■ To do
Please return the lines of the data that contain "port".

■ Information supplied

--------------------------------------------------

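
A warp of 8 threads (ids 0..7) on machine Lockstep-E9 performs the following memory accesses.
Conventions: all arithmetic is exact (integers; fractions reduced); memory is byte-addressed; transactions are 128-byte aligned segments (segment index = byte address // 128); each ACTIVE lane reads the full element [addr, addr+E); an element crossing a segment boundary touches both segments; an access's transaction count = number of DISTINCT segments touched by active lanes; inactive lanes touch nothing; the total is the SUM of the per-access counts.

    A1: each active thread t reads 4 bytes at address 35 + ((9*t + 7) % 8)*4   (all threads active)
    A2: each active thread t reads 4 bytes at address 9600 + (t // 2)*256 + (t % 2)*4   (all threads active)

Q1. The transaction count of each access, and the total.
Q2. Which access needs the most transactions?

A1: 1 transaction
A2: 4 transactions

Answer: 1,4; total 5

Answer: A2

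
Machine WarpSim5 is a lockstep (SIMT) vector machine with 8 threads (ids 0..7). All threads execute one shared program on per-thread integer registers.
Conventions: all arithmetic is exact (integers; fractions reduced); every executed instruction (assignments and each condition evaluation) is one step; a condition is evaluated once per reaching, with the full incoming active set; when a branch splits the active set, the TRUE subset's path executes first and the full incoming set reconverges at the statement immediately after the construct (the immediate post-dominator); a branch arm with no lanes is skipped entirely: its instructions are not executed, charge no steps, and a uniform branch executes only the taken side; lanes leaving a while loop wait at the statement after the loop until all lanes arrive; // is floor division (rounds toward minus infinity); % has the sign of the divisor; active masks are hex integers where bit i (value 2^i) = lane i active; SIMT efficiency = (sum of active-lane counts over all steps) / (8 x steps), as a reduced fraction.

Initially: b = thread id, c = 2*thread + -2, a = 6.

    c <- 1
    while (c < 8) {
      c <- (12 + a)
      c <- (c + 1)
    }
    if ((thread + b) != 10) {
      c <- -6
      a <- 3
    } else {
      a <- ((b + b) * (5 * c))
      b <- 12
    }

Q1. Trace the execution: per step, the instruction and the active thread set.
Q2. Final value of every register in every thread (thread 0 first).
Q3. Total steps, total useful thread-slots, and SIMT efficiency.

step 0: c <- 1                       0xff
step 1: eval (c < 8)                 0xff
step 2: c <- (12 + a)                0xff
step 3: c <- (c + 1)                 0xff
step 4: eval (c < 8)                 0xff
step 5: eval ((thread + b) != 10)    0xff
step 6: c <- -6                      0xdf
step 7: a <- 3                       0xdf
step 8: a <- ((b + b) * (5 * c))     0x20
step 9: b <- 12                      0x20

Answer: 10 steps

b: 0,1,2,3,4,12,6,7
c: -6,-6,-6,-6,-6,19,-6,-6
a: 3,3,3,3,3,950,3,3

steps = 10; useful = 64; efficiency = 64/80 = 4/5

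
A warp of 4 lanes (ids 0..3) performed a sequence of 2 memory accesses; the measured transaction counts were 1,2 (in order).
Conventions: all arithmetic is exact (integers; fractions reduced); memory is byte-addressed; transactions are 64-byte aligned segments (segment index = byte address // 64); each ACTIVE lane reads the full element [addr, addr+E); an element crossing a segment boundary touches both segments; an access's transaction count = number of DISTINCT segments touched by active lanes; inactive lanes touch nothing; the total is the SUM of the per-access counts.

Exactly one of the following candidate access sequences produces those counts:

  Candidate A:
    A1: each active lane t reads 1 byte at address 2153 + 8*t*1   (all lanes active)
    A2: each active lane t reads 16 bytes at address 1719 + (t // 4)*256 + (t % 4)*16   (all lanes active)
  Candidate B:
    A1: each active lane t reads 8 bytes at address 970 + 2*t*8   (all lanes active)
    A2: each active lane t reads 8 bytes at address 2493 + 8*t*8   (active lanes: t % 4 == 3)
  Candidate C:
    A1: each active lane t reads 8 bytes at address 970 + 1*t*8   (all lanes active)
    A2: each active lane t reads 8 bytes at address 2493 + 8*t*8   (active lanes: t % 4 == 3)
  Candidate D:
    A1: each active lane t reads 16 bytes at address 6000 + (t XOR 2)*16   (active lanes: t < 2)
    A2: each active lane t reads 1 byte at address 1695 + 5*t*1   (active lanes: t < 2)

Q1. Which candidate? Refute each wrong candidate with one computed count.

A: A1 gives 2 transactions, not 1
B: A1 gives 2 transactions, not 1
D: A2 gives 1 transaction, not 2
C: all counts match (1,2)

Answer: C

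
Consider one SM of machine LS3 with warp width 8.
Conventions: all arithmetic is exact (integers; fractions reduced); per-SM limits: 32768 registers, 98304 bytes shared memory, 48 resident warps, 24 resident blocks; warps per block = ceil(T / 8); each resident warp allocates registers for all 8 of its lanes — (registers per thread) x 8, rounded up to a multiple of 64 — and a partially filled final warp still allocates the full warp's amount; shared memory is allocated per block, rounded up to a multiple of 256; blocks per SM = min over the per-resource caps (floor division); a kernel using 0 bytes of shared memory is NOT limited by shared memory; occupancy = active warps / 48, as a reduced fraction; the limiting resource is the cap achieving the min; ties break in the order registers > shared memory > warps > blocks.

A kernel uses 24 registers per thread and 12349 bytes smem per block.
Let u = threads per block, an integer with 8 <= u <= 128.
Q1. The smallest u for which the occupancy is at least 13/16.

Answer: u = 41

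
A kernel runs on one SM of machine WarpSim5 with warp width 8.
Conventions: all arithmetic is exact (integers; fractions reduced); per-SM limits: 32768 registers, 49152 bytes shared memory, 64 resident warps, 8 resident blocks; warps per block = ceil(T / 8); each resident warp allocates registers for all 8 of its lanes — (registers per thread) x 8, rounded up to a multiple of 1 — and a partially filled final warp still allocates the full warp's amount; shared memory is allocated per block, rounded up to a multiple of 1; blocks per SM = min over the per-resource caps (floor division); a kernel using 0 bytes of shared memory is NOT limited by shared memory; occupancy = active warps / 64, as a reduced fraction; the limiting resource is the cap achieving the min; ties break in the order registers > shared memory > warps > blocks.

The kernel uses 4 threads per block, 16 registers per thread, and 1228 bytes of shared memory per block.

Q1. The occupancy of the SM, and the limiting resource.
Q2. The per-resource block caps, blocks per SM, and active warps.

Answer: occupancy 1/8, limited by blocks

registers: 256 blocks
shared memory: 40 blocks
warps: 64 blocks
blocks: 8 blocks

Answer: 8 blocks, 8 active warps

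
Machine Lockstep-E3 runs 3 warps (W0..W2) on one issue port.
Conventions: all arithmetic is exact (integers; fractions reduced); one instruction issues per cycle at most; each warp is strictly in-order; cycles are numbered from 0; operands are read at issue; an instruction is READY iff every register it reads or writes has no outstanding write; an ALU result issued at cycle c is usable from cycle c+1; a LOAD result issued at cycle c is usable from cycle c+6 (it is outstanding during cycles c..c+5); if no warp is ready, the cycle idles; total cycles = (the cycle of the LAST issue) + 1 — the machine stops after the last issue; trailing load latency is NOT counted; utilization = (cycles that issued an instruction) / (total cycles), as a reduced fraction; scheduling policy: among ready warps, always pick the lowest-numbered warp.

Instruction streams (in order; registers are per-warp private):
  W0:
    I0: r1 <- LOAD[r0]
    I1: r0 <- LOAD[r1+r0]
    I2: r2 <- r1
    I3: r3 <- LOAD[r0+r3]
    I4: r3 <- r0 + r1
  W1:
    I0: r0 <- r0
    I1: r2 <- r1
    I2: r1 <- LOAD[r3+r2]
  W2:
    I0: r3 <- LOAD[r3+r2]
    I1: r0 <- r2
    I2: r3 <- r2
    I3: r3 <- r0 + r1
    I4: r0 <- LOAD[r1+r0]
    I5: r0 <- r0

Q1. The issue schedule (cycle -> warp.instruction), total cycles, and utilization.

cycle 0: W0.I0
cycle 1: W1.I0
cycle 2: W1.I1
cycle 3: W1.I2
cycle 4: W2.I0
cycle 5: W2.I1
cycle 6: W0.I1
cycle 7: W0.I2
cycle 8: idle
cycle 9: idle
cycle 10: W2.I2
cycle 11: W2.I3
cycle 12: W0.I3
cycle 13: W2.I4
cycle 14: idle
cycle 15: idle
cycle 16: idle
cycle 17: idle
cycle 18: W0.I4
cycle 19: W2.I5

Answer: 20 cycles, utilization 7/10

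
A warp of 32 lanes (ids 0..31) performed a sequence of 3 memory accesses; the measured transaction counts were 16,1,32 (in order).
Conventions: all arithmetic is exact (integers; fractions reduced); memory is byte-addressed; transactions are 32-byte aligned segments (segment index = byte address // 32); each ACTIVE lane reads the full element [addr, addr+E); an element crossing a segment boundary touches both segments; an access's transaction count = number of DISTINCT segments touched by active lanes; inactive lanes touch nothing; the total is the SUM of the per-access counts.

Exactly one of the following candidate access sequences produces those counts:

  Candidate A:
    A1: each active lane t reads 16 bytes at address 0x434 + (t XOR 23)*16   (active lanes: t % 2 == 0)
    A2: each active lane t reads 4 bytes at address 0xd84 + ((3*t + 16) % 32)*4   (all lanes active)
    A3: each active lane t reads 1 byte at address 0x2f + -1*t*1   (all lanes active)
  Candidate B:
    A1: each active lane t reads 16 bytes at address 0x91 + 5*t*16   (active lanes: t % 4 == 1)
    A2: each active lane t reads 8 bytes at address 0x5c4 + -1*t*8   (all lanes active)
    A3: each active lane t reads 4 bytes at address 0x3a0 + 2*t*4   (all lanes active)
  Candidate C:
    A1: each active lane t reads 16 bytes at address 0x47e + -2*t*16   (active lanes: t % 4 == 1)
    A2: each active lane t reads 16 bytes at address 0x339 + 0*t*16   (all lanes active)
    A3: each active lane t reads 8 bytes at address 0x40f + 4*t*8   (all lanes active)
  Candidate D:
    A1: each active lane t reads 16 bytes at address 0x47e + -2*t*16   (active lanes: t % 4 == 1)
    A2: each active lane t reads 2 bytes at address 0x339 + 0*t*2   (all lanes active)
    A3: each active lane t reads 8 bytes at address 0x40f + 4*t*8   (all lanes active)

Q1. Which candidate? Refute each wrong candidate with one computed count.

A: A2 gives 5 transactions, not 1
B: A1 gives 8 transactions, not 16
C: A2 gives 2 transactions, not 1
D: all counts match (16,1,32)

Answer: D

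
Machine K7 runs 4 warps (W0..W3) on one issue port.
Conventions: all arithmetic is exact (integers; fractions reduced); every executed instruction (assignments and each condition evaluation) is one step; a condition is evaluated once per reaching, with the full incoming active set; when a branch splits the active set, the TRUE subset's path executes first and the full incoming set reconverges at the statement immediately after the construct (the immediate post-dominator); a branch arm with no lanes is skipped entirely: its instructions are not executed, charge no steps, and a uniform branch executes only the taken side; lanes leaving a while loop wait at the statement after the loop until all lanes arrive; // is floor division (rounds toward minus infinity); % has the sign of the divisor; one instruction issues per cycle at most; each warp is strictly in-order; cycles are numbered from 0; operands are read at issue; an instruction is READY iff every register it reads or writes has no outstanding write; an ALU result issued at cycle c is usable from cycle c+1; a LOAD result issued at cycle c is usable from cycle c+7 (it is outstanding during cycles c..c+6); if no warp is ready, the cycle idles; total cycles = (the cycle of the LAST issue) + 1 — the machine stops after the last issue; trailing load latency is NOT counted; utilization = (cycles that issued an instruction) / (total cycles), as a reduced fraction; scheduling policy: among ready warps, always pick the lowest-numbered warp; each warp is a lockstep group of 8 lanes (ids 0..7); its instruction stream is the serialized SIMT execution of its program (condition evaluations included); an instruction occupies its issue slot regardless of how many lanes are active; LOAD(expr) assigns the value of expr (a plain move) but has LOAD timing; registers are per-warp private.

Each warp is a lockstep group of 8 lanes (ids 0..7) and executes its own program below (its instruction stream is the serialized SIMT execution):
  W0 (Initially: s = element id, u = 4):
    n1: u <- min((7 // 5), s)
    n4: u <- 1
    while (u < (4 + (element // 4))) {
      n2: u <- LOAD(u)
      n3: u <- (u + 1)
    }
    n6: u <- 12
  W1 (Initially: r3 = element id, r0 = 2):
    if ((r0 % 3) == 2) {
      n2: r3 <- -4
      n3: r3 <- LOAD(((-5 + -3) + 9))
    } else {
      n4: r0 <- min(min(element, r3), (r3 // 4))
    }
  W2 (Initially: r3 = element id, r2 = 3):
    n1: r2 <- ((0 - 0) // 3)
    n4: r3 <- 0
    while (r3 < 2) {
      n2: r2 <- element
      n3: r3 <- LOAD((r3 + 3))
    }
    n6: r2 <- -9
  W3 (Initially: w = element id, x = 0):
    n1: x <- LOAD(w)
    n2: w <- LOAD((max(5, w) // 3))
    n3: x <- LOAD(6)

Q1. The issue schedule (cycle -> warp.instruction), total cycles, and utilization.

cycle 0: W0.I0
cycle 1: W0.I1
cycle 2: W0.I2
cycle 3: W0.I3
cycle 4: W1.I0
cycle 5: W1.I1
cycle 6: W1.I2
cycle 7: W2.I0
cycle 8: W2.I1
cycle 9: W2.I2
cycle 10: W0.I4
cycle 11: W0.I5
cycle 12: W0.I6
cycle 13: W2.I3
cycle 14: W2.I4
cycle 15: W3.I0
cycle 16: W3.I1
cycle 17: idle
cycle 18: idle
cycle 19: W0.I7
cycle 20: W0.I8
cycle 21: W0.I9
cycle 22: W2.I5
cycle 23: W2.I6
cycle 24: W3.I2
cycle 25: idle
cycle 26: idle
cycle 27: idle
cycle 28: W0.I10
cycle 29: W0.I11
cycle 30: W0.I12
cycle 31: idle
cycle 32: idle
cycle 33: idle
cycle 34: idle
cycle 35: idle
cycle 36: idle
cycle 37: W0.I13
cycle 38: W0.I14
cycle 39: W0.I15

Answer: 40 cycles, utilization 29/40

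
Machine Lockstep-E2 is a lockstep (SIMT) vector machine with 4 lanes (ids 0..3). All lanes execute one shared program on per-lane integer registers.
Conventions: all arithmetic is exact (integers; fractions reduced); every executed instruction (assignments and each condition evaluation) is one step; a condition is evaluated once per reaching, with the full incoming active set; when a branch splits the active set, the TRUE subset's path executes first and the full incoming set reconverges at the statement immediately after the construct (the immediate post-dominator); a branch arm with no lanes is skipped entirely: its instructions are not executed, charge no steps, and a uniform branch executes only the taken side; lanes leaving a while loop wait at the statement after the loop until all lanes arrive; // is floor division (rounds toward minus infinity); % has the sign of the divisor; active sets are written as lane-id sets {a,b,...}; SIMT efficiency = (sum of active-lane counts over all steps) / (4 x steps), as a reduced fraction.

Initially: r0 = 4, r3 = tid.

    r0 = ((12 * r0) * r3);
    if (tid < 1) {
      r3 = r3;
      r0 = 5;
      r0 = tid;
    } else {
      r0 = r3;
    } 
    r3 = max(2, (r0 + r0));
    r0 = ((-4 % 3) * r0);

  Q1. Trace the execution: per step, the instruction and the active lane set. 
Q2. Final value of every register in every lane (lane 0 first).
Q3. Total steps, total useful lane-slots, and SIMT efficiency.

step 0: r0 <- ((12 * r0) * r3)       {0,1,2,3}
step 1: eval (tid < 1)               {0,1,2,3}
step 2: r3 <- r3                     {0}
step 3: r0 <- 5                      {0}
step 4: r0 <- tid                    {0}
step 5: r0 <- r3                     {1,2,3}
step 6: r3 <- max(2, (r0 + r0))      {0,1,2,3}
step 7: r0 <- ((-4 % 3) * r0)        {0,1,2,3}

Answer: 8 steps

r0: 0,2,4,6
r3: 2,2,4,6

steps = 8; useful = 22; efficiency = 22/32 = 11/16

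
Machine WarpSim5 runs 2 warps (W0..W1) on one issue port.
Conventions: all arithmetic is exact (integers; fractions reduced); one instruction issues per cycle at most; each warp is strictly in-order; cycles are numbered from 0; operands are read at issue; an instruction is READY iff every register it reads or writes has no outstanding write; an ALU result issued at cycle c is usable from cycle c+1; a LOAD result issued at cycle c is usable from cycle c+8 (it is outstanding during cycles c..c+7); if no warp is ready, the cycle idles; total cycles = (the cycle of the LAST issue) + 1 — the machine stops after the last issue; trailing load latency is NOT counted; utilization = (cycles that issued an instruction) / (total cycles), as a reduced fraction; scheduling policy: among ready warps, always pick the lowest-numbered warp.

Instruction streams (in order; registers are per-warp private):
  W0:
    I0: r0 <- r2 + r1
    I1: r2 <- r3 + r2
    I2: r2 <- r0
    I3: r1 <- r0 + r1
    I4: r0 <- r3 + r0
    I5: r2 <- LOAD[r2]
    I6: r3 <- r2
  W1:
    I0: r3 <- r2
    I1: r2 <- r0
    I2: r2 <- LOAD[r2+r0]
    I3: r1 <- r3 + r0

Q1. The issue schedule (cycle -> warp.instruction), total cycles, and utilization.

cycle 0: W0.I0
cycle 1: W0.I1
cycle 2: W0.I2
cycle 3: W0.I3
cycle 4: W0.I4
cycle 5: W0.I5
cycle 6: W1.I0
cycle 7: W1.I1
cycle 8: W1.I2
cycle 9: W1.I3
cycle 10: idle
cycle 11: idle
cycle 12: idle
cycle 13: W0.I6

Answer: 14 cycles, utilization 11/14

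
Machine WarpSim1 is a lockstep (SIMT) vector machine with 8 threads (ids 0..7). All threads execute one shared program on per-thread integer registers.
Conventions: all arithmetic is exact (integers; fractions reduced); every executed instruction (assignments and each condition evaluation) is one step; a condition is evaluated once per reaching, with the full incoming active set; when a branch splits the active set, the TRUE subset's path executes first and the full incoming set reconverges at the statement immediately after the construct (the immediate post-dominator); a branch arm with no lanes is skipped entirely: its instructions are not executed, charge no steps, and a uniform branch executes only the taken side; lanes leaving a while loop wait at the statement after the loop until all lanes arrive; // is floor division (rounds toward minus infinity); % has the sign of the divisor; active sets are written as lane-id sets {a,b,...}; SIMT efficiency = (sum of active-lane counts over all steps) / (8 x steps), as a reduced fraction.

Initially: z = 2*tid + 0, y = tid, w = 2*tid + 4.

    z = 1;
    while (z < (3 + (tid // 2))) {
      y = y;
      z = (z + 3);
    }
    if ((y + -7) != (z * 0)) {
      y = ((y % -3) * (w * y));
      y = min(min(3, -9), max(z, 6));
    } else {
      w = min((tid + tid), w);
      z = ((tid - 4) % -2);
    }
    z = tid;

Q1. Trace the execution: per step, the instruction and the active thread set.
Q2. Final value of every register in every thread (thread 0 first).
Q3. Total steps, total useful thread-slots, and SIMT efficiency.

step 0: z <- 1                       {0,1,2,3,4,5,6,7}
step 1: eval (z < (3 + (tid // 2)))  {0,1,2,3,4,5,6,7}
step 2: y <- y                       {0,1,2,3,4,5,6,7}
step 3: z <- (z + 3)                 {0,1,2,3,4,5,6,7}
step 4: eval (z < (3 + (tid // 2)))  {0,1,2,3,4,5,6,7}
step 5: y <- y                       {4,5,6,7}
step 6: z <- (z + 3)                 {4,5,6,7}
step 7: eval (z < (3 + (tid // 2)))  {4,5,6,7}
step 8: eval ((y + -7) != (z * 0))   {0,1,2,3,4,5,6,7}
step 9: y <- ((y % -3) * (w * y))    {0,1,2,3,4,5,6}
step 10: y <- min(min(3, -9), max(z, 6)) {0,1,2,3,4,5,6}
step 11: w <- min((tid + tid), w)     {7}
step 12: z <- ((tid - 4) % -2)        {7}
step 13: z <- tid                     {0,1,2,3,4,5,6,7}

Answer: 14 steps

z: 0,1,2,3,4,5,6,7
y: -9,-9,-9,-9,-9,-9,-9,7
w: 4,6,8,10,12,14,16,14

steps = 14; useful = 84; efficiency = 84/112 = 3/4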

--------------------------------------------------

■ Written response
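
Machine Lockstep-E3 runs 3 warps (W0..W2) on one issue port.
Machine K7 runs 4 warps (W0..W3) on one issue port.
Machine WarpSim5 runs 2 warps (W0..W1) on one issue port.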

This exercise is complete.